- [RECORD EXTRACTS]

**********

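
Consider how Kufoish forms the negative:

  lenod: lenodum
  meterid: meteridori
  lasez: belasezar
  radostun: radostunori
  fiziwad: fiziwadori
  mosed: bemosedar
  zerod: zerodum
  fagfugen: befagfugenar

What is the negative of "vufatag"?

mosed and lenod both end in -d yet inflect differently (bemosedar, lenodum), so the final letter is not what conditions the rule; the last vowel is.
"vufatag" has last vowel 'a'. The one such stem in the data (fiziwad → fiziwadori) adds -ori, so the same rule applies.
The other patterns: stems whose last vowel is 'e' add be- … -ar around the stem; stems whose last vowel is 'o' add -um.
So vufatag → vufatagori.

vufatagori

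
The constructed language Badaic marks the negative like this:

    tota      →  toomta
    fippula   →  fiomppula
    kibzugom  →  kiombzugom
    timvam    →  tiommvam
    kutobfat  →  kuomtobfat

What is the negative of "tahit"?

Every pair shown (tota → toomta, fippula → fiomppula, kibzugom → kiombzugom, …) follows the same rule: insert -om- after the first vowel.
So tahit → taomhit.

taomhit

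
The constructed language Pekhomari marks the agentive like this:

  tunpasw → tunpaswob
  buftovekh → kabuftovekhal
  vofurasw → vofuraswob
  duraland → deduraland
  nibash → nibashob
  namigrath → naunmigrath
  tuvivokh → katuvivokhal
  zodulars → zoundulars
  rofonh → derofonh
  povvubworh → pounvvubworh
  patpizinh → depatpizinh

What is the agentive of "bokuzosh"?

bokuzoshob

tuvivokh and rofonh both end in -h yet inflect differently (katuvivokhal, derofonh), so the final letter is not what conditions the rule; the second-to-last letter is.
"bokuzosh" has second-to-last letter 's'. The stems whose second-to-last letter is 's' (vofurasw → vofuraswob, tunpasw → tunpaswob, nibash → nibashob) add -ob.
So bokuzosh → bokuzoshob.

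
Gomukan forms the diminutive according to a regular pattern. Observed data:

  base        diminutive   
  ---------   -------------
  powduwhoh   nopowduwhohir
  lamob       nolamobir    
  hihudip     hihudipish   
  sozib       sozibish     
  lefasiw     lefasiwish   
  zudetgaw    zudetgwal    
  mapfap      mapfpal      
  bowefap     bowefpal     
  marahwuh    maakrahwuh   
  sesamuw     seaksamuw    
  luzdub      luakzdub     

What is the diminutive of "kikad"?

lamob and sozib both end in -b yet inflect differently (nolamobir, sozibish), so the final letter is not what conditions the rule; the last vowel is.
"kikad" has last vowel 'a'. The stems whose last vowel is 'a' (zudetgaw → zudetgwal, mapfap → mapfpal, bowefap → bowefpal) delete the last vowel and add -al.
The other patterns: stems whose last vowel is 'o' add no- … -ir around the stem; stems whose last vowel is 'i' add -ish; stems whose last vowel is 'u' insert -ak- after the first vowel.
So kikad → kikdal.

kikdal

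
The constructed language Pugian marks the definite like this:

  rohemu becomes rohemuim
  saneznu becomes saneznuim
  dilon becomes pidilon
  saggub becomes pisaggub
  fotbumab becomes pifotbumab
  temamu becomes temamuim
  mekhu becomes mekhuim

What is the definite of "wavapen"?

piwavapen

mekhu and saggub both have last vowel 'u' yet inflect differently (mekhuim, pisaggub), so the last vowel is not what conditions the rule; the final letter is.
"wavapen" ends in -n. The one such stem in the data (dilon → pidilon) adds the prefix pi-, so the same rule applies.
The other pattern: stems ending in -u add -im.
So wavapen → piwavapen.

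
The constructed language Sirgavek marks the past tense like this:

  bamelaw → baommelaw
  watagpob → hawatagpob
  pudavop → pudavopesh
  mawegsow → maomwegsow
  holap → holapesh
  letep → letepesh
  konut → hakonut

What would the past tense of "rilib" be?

mawegsow and pudavop both have last vowel 'o' yet inflect differently (maomwegsow, pudavopesh), so the last vowel is not what conditions the rule; the final letter is.
"rilib" ends in -b. The one such stem in the data (watagpob → hawatagpob) adds the prefix ha-, so the same rule applies.
So rilib → harilib.

harilib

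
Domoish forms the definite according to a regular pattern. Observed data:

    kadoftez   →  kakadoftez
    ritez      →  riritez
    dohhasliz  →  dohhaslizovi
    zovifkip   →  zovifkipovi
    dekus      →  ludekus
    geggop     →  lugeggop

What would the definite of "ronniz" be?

ronnizovi

kadoftez and dohhasliz both end in -z yet inflect differently (kakadoftez, dohhaslizovi), so the final letter is not what conditions the rule; the last vowel is.
"ronniz" has last vowel 'i'. The stems whose last vowel is 'i' (dohhasliz → dohhaslizovi, zovifkip → zovifkipovi) add -ovi.
So ronniz → ronnizovi.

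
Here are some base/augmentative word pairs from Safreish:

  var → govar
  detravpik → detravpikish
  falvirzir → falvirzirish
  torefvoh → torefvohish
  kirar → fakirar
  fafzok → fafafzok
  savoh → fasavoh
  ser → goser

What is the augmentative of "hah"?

"hah" has 1 vowel. The stems with 1 vowel (ser → goser, var → govar) add the prefix go-.
The other patterns: stems with 2 vowels add the prefix fa-; stems with 3 vowels add -ish.
So hah → gohah.

gohah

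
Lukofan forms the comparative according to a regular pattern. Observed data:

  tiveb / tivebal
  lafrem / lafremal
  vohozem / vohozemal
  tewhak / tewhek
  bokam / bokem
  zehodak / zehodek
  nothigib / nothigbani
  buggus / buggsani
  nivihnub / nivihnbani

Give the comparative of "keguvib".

lafrem and bokam both end in -m yet inflect differently (lafremal, bokem), so the final letter is not what conditions the rule; the last vowel is.
"keguvib" has last vowel 'i'. The one such stem in the data (nothigib → nothigbani) deletes the last vowel and adds -ani (as do buggus, nivihnub), so the same rule applies.
The other patterns: stems whose last vowel is 'e' add -al; stems whose last vowel is 'a' change the last vowel to 'e'.
So keguvib → keguvbani.

keguvbani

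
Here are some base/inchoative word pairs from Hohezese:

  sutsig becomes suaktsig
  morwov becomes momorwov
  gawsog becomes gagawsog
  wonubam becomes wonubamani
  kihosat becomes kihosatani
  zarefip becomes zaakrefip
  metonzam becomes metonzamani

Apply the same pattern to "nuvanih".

nuakvanih

sutsig and gawsog both end in -g yet inflect differently (suaktsig, gagawsog), so the final letter is not what conditions the rule; the last vowel is.
"nuvanih" has last vowel 'i'. The stems whose last vowel is 'i' (zarefip → zaakrefip, sutsig → suaktsig) insert -ak- after the first vowel.
The other patterns: stems whose last vowel is 'a' add -ani; stems whose last vowel is 'o' repeat the first consonant+vowel as a prefix.
So nuvanih → nuakvanih.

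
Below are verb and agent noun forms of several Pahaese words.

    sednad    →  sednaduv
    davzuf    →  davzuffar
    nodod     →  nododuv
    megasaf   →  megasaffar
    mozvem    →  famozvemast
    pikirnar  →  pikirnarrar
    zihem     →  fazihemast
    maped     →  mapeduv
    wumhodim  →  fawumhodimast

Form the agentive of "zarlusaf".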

**********

- [EXERCISE REQUIREMENTS] In the listing above, locate the line containing "rofonh → derofonh" and the line containing "pudavop → pudavopesh", then transcribe both and every line between them verbatim.

- [RESULT OF THE EXERCISE]
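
  rofonh → derofonh
  povvubworh → pounvvubworh
  patpizinh → depatpizinh

What is the agentive of "bokuzosh"?

bokuzoshob

tuvivokh and rofonh both end in -h yet inflect differently (katuvivokhal, derofonh), so the final letter is not what conditions the rule; the second-to-last letter is.
"bokuzosh" has second-to-last letter 's'. The stems whose second-to-last letter is 's' (vofurasw → vofuraswob, tunpasw → tunpaswob, nibash → nibashob) add -ob.
So bokuzosh → bokuzoshob.

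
Gomukan forms the diminutive according to a regular pattern. Observed data:

  base        diminutive   
  ---------   -------------
  powduwhoh   nopowduwhohir
  lamob       nolamobir    
  hihudip     hihudipish   
  sozib       sozibish     
  lefasiw     lefasiwish   
  zudetgaw    zudetgwal    
  mapfap      mapfpal      
  bowefap     bowefpal     
  marahwuh    maakrahwuh   
  sesamuw     seaksamuw    
  luzdub      luakzdub     

What is the diminutive of "kikad"?

lamob and sozib both end in -b yet inflect differently (nolamobir, sozibish), so the final letter is not what conditions the rule; the last vowel is.
"kikad" has last vowel 'a'. The stems whose last vowel is 'a' (zudetgaw → zudetgwal, mapfap → mapfpal, bowefap → bowefpal) delete the last vowel and add -al.
The other patterns: stems whose last vowel is 'o' add no- … -ir around the stem; stems whose last vowel is 'i' add -ish; stems whose last vowel is 'u' insert -ak- after the first vowel.
So kikad → kikdal.

kikdal

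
The constructed language Pugian marks the definite like this:

  rohemu becomes rohemuim
  saneznu becomes saneznuim
  dilon becomes pidilon
  saggub becomes pisaggub
  fotbumab becomes pifotbumab
  temamu becomes temamuim
  mekhu becomes mekhuim

What is the definite of "wavapen"?

piwavapen

mekhu and saggub both have last vowel 'u' yet inflect differently (mekhuim, pisaggub), so the last vowel is not what conditions the rule; the final letter is.
"wavapen" ends in -n. The one such stem in the data (dilon → pidilon) adds the prefix pi-, so the same rule applies.
The other pattern: stems ending in -u add -im.
So wavapen → piwavapen.

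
The constructed language Sirgavek marks the past tense like this:

  bamelaw → baommelaw
  watagpob → hawatagpob
  pudavop → pudavopesh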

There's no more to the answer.